-- Task data follows --

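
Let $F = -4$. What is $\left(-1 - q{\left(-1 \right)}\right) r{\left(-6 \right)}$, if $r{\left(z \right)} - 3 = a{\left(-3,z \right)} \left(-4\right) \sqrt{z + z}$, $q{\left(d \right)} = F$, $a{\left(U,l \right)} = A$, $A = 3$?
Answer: $9 - 72 i \sqrt{3} \approx 9.0 - 124.71 i$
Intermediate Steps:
$a{\left(U,l \right)} = 3$
$q{\left(d \right)} = -4$
$r{\left(z \right)} = 3 - 12 \sqrt{2} \sqrt{z}$ ($r{\left(z \right)} = 3 + 3 \left(-4\right) \sqrt{z + z} = 3 - 12 \sqrt{2 z} = 3 - 12 \sqrt{2} \sqrt{z}$)
$\left(-1 - q{\left(-1 \right)}\right) r{\left(-6 \right)} = \left(-1 - -4\right) \left(3 - 12 \sqrt{2} \sqrt{-6}\right) = \left(-1 + 4\right) \left(3 - 12 \sqrt{2} i \sqrt{6}\right) = 3 \left(3 - 24 i \sqrt{3}\right) = 9 - 72 i \sqrt{3}$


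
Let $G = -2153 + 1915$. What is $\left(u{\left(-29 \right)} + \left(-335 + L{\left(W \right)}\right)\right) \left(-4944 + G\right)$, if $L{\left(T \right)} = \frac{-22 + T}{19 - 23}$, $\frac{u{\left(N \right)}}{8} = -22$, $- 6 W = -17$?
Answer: $\frac{31478059}{12} \approx 2.6232 \cdot 10^{6}$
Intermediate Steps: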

-- Task data concluded --

_Task to complete_
Write out exactly the lines from the beginning of the material above through the line with "Answer: $9 - 72", including both and omitting all others.

_Exercise result_
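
Let $F = -4$. What is $\left(-1 - q{\left(-1 \right)}\right) r{\left(-6 \right)}$, if $r{\left(z \right)} - 3 = a{\left(-3,z \right)} \left(-4\right) \sqrt{z + z}$, $q{\left(d \right)} = F$, $a{\left(U,l \right)} = A$, $A = 3$?
Answer: $9 - 72 i \sqrt{3} \approx 9.0 - 124.71 i$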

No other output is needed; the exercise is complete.